(Beginning of DATA PROVIDED)

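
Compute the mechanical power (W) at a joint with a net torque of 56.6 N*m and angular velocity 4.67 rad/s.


P = M * omega
P = 56.6 * 4.67
P = 264.3220


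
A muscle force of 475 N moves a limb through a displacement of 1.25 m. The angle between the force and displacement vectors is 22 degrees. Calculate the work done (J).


W = F * d * cos(theta)
theta = 22 deg = 0.3840 rad
cos(theta) = 0.9272
W = 475 * 1.25 * 0.9272
W = 550.5154


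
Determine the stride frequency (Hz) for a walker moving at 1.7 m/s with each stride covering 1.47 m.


f = v / stride_length
f = 1.7 / 1.47
f = 1.1565


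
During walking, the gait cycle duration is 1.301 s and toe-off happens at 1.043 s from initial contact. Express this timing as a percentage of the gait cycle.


pct = (event_time / cycle_time) * 100
pct = (1.043 / 1.301) * 100
ratio = 0.8017
pct = 80.1691


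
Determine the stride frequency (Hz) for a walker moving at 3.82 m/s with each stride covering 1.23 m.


f = v / stride_length
f = 3.82 / 1.23
f = 3.1057


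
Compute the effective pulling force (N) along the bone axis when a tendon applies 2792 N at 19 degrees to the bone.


F_eff = F_tendon * cos(theta)
theta = 19 deg = 0.3316 rad
cos(theta) = 0.9455
F_eff = 2792 * 0.9455
F_eff = 2639.8879


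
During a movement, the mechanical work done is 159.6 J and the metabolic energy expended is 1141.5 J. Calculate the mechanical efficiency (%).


eta = (W_mech / E_meta) * 100
eta = (159.6 / 1141.5) * 100
ratio = 0.1398
eta = 13.9816


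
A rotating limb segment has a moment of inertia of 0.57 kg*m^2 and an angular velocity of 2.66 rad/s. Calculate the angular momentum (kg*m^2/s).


L = I * omega
L = 0.57 * 2.66
L = 1.5162


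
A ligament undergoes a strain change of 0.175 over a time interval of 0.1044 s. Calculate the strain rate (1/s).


strain_rate = delta_strain / delta_t
strain_rate = 0.175 / 0.1044
strain_rate = 1.6762


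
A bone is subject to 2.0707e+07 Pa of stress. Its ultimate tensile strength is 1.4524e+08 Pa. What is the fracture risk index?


FRI = applied / ultimate
FRI = 2.0707e+07 / 1.4524e+08
FRI = 0.1426


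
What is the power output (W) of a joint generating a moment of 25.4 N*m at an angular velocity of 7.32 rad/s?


P = M * omega
P = 25.4 * 7.32
P = 185.9280


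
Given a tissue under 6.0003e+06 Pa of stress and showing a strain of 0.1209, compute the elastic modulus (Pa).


E = stress / strain
E = 6.0003e+06 / 0.1209
E = 4.9630e+07


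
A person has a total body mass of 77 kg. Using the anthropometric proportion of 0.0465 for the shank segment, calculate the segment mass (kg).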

(End of DATA PROVIDED)

• WHAT YOU HAVE TO DO
Recite the full listing above exactly.

• PROBLEM SOLUTION
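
Compute the mechanical power (W) at a joint with a net torque of 56.6 N*m and angular velocity 4.67 rad/s.


P = M * omega
P = 56.6 * 4.67
P = 264.3220


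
A muscle force of 475 N moves a limb through a displacement of 1.25 m. The angle between the force and displacement vectors is 22 degrees. Calculate the work done (J).


W = F * d * cos(theta)
theta = 22 deg = 0.3840 rad
cos(theta) = 0.9272
W = 475 * 1.25 * 0.9272
W = 550.5154


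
Determine the stride frequency (Hz) for a walker moving at 1.7 m/s with each stride covering 1.47 m.


f = v / stride_length
f = 1.7 / 1.47
f = 1.1565


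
During walking, the gait cycle duration is 1.301 s and toe-off happens at 1.043 s from initial contact. Express this timing as a percentage of the gait cycle.


pct = (event_time / cycle_time) * 100
pct = (1.043 / 1.301) * 100
ratio = 0.8017
pct = 80.1691


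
Determine the stride frequency (Hz) for a walker moving at 3.82 m/s with each stride covering 1.23 m.


f = v / stride_length
f = 3.82 / 1.23
f = 3.1057


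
Compute the effective pulling force (N) along the bone axis when a tendon applies 2792 N at 19 degrees to the bone.


F_eff = F_tendon * cos(theta)
theta = 19 deg = 0.3316 rad
cos(theta) = 0.9455
F_eff = 2792 * 0.9455
F_eff = 2639.8879


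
During a movement, the mechanical work done is 159.6 J and the metabolic energy expended is 1141.5 J. Calculate the mechanical efficiency (%).


eta = (W_mech / E_meta) * 100
eta = (159.6 / 1141.5) * 100
ratio = 0.1398
eta = 13.9816


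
A rotating limb segment has a moment of inertia of 0.57 kg*m^2 and an angular velocity of 2.66 rad/s. Calculate the angular momentum (kg*m^2/s).


L = I * omega
L = 0.57 * 2.66
L = 1.5162


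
A ligament undergoes a strain change of 0.175 over a time interval of 0.1044 s. Calculate the strain rate (1/s).


strain_rate = delta_strain / delta_t
strain_rate = 0.175 / 0.1044
strain_rate = 1.6762


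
A bone is subject to 2.0707e+07 Pa of stress. Its ultimate tensile strength is 1.4524e+08 Pa. What is the fracture risk index?


FRI = applied / ultimate
FRI = 2.0707e+07 / 1.4524e+08
FRI = 0.1426


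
What is the power output (W) of a joint generating a moment of 25.4 N*m at an angular velocity of 7.32 rad/s?


P = M * omega
P = 25.4 * 7.32
P = 185.9280


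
Given a tissue under 6.0003e+06 Pa of stress and showing a strain of 0.1209, compute the elastic modulus (Pa).


E = stress / strain
E = 6.0003e+06 / 0.1209
E = 4.9630e+07


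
A person has a total body mass of 77 kg. Using the anthropometric proportion of 0.0465 for the shank segment, calculate the segment mass (kg).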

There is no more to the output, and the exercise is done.